WORK TO COMPLETE: What lines in the following entries hold the word "Answer"? Copy each one.

Extracted records:
####

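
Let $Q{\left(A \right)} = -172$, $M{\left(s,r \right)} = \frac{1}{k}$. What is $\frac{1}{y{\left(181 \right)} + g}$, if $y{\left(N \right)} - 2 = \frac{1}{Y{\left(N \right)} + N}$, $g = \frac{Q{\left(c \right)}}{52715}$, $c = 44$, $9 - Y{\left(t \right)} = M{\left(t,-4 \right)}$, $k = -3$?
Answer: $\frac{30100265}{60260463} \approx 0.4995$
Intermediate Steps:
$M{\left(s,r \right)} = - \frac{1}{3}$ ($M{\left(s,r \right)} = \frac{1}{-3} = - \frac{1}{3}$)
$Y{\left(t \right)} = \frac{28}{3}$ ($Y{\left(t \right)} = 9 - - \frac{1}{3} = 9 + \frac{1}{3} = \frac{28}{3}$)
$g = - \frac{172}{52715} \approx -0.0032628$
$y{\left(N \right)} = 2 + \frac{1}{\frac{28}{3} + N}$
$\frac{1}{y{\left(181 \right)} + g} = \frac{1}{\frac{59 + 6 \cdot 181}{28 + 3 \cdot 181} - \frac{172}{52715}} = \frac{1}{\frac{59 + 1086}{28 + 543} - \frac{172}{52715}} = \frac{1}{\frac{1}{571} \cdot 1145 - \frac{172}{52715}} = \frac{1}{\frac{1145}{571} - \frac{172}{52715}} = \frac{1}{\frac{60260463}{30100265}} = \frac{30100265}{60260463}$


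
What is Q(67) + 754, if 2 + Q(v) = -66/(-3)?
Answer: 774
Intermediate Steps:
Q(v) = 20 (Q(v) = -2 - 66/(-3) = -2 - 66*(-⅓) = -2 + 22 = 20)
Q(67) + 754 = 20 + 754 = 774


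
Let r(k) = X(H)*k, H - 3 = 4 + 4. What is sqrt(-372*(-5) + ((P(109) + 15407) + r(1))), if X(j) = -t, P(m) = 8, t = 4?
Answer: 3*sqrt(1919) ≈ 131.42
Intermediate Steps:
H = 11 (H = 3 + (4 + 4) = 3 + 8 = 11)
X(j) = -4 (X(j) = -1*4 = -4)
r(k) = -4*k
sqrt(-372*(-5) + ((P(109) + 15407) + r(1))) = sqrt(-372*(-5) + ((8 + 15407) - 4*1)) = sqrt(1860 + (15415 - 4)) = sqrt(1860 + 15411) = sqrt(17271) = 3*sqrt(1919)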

####

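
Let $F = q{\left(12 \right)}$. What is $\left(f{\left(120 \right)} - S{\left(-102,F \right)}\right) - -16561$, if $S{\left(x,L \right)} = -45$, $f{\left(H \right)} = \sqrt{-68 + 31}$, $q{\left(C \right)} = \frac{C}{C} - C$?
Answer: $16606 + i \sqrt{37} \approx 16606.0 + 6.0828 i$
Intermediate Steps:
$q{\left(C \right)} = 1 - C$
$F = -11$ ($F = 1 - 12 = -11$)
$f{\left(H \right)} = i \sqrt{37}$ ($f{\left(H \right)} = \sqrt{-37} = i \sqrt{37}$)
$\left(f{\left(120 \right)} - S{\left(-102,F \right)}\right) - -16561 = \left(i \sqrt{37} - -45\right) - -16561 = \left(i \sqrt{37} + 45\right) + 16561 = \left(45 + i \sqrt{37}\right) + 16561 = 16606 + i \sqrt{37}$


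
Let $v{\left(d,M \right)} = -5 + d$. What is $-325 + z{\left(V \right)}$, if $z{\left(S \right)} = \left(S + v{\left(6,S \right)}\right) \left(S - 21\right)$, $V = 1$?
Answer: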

####

OUTPUT BELOW:
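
Answer: $\frac{30100265}{60260463} \approx 0.4995$
Answer: 774
Answer: 3*sqrt(1919) ≈ 131.42
Answer: $16606 + i \sqrt{37} \approx 16606.0 + 6.0828 i$
Answer: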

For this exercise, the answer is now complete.